Task requirements:
Each line that contains the word "After" is to be copied from the records below.

Source information:
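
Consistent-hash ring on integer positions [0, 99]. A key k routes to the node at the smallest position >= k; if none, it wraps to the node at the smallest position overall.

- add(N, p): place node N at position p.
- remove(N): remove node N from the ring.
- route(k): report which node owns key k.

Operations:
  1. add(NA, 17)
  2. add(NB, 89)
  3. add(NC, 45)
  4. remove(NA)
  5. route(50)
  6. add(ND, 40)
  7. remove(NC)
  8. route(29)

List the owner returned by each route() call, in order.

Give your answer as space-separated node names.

Op 1: add NA@17 -> ring=[17:NA]
Op 2: add NB@89 -> ring=[17:NA,89:NB]
Op 3: add NC@45 -> ring=[17:NA,45:NC,89:NB]
Op 4: remove NA -> ring=[45:NC,89:NB]
Op 5: route key 50: smallest pos >= 50 is 89 -> NB
Op 6: add ND@40 -> ring=[40:ND,45:NC,89:NB]
Op 7: remove NC -> ring=[40:ND,89:NB]
Op 8: route key 29: smallest pos >= 29 is 40 -> ND

Answer: NB ND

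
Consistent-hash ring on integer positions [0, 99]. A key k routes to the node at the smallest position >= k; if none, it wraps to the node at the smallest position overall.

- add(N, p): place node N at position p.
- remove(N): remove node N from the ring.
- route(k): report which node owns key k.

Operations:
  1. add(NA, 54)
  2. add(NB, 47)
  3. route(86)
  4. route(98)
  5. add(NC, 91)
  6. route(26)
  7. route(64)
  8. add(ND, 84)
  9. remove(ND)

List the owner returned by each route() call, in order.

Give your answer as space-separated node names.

Op 1: add NA@54 -> ring=[54:NA]
Op 2: add NB@47 -> ring=[47:NB,54:NA]
Op 3: route key 86: none >= 86, wrap to smallest pos 47 -> NB
Op 4: route key 98: none >= 98, wrap to smallest pos 47 -> NB
Op 5: add NC@91 -> ring=[47:NB,54:NA,91:NC]
Op 6: route key 26: smallest pos >= 26 is 47 -> NB
Op 7: route key 64: smallest pos >= 64 is 91 -> NC
Op 8: add ND@84 -> ring=[47:NB,54:NA,84:ND,91:NC]
Op 9: remove ND -> ring=[47:NB,54:NA,91:NC]

Answer: NB NB NB NC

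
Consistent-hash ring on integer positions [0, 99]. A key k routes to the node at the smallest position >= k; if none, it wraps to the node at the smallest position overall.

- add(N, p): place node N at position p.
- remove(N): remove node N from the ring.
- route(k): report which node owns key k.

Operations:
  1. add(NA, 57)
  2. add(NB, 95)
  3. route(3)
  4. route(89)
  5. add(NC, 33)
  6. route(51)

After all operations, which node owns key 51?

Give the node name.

Op 1: add NA@57 -> ring=[57:NA]
Op 2: add NB@95 -> ring=[57:NA,95:NB]
Op 3: route key 3: smallest pos >= 3 is 57 -> NA
Op 4: route key 89: smallest pos >= 89 is 95 -> NB
Op 5: add NC@33 -> ring=[33:NC,57:NA,95:NB]
Op 6: route key 51: smallest pos >= 51 is 57 -> NA
Final route key 51: smallest pos >= 51 is 57 -> NA

Answer: NA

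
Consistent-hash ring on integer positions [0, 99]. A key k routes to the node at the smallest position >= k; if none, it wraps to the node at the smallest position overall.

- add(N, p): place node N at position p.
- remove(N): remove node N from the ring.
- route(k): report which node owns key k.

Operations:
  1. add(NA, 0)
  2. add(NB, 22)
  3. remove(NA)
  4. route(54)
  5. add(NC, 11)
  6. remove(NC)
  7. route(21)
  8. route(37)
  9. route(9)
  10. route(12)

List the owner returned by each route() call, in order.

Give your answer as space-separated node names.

Answer: NB NB NB NB NB

Derivation:
Op 1: add NA@0 -> ring=[0:NA]
Op 2: add NB@22 -> ring=[0:NA,22:NB]
Op 3: remove NA -> ring=[22:NB]
Op 4: route key 54: none >= 54, wrap to smallest pos 22 -> NB
Op 5: add NC@11 -> ring=[11:NC,22:NB]
Op 6: remove NC -> ring=[22:NB]
Op 7: route key 21: smallest pos >= 21 is 22 -> NB
Op 8: route key 37: none >= 37, wrap to smallest pos 22 -> NB
Op 9: route key 9: smallest pos >= 9 is 22 -> NB
Op 10: route key 12: smallest pos >= 12 is 22 -> NB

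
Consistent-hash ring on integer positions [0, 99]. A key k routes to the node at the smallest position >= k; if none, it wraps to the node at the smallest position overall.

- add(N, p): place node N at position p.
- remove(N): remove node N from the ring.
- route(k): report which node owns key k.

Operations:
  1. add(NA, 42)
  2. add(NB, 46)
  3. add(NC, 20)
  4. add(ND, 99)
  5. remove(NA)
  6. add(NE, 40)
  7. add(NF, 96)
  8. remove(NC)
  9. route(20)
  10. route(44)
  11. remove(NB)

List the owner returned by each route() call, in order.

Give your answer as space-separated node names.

Answer: NE NB

Derivation:
Op 1: add NA@42 -> ring=[42:NA]
Op 2: add NB@46 -> ring=[42:NA,46:NB]
Op 3: add NC@20 -> ring=[20:NC,42:NA,46:NB]
Op 4: add ND@99 -> ring=[20:NC,42:NA,46:NB,99:ND]
Op 5: remove NA -> ring=[20:NC,46:NB,99:ND]
Op 6: add NE@40 -> ring=[20:NC,40:NE,46:NB,99:ND]
Op 7: add NF@96 -> ring=[20:NC,40:NE,46:NB,96:NF,99:ND]
Op 8: remove NC -> ring=[40:NE,46:NB,96:NF,99:ND]
Op 9: route key 20: smallest pos >= 20 is 40 -> NE
Op 10: route key 44: smallest pos >= 44 is 46 -> NB
Op 11: remove NB -> ring=[40:NE,96:NF,99:ND]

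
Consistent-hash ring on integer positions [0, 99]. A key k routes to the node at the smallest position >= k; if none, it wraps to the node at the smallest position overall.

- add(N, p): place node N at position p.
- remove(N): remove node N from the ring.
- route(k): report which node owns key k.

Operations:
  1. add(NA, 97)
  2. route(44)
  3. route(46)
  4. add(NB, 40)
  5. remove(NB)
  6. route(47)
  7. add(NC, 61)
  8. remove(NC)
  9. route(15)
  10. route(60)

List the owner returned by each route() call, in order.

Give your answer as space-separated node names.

Op 1: add NA@97 -> ring=[97:NA]
Op 2: route key 44: smallest pos >= 44 is 97 -> NA
Op 3: route key 46: smallest pos >= 46 is 97 -> NA
Op 4: add NB@40 -> ring=[40:NB,97:NA]
Op 5: remove NB -> ring=[97:NA]
Op 6: route key 47: smallest pos >= 47 is 97 -> NA
Op 7: add NC@61 -> ring=[61:NC,97:NA]
Op 8: remove NC -> ring=[97:NA]
Op 9: route key 15: smallest pos >= 15 is 97 -> NA
Op 10: route key 60: smallest pos >= 60 is 97 -> NA

Answer: NA NA NA NA NA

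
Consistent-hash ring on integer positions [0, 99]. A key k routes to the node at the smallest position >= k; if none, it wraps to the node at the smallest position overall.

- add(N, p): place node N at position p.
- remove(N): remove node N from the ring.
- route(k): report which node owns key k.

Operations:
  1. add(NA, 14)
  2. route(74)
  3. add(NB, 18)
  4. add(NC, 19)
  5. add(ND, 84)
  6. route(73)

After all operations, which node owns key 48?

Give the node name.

Op 1: add NA@14 -> ring=[14:NA]
Op 2: route key 74: none >= 74, wrap to smallest pos 14 -> NA
Op 3: add NB@18 -> ring=[14:NA,18:NB]
Op 4: add NC@19 -> ring=[14:NA,18:NB,19:NC]
Op 5: add ND@84 -> ring=[14:NA,18:NB,19:NC,84:ND]
Op 6: route key 73: smallest pos >= 73 is 84 -> ND
Final route key 48: smallest pos >= 48 is 84 -> ND

Answer: ND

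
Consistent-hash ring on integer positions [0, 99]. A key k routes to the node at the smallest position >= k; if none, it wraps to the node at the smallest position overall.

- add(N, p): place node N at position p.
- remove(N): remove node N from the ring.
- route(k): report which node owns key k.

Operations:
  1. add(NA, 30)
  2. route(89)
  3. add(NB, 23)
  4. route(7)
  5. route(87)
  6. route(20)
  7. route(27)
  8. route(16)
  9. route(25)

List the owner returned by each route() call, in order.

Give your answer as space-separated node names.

Op 1: add NA@30 -> ring=[30:NA]
Op 2: route key 89: none >= 89, wrap to smallest pos 30 -> NA
Op 3: add NB@23 -> ring=[23:NB,30:NA]
Op 4: route key 7: smallest pos >= 7 is 23 -> NB
Op 5: route key 87: none >= 87, wrap to smallest pos 23 -> NB
Op 6: route key 20: smallest pos >= 20 is 23 -> NB
Op 7: route key 27: smallest pos >= 27 is 30 -> NA
Op 8: route key 16: smallest pos >= 16 is 23 -> NB
Op 9: route key 25: smallest pos >= 25 is 30 -> NA

Answer: NA NB NB NB NA NB NA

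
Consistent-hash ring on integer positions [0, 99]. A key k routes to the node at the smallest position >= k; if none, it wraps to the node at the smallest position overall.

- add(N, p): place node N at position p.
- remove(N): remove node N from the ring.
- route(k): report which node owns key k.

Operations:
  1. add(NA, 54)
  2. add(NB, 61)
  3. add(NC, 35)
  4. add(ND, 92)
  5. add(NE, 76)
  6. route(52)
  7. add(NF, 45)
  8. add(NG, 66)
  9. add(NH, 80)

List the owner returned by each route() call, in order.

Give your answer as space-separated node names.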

Written answer:
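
After all operations, which node owns key 51?
After all operations, which node owns key 48?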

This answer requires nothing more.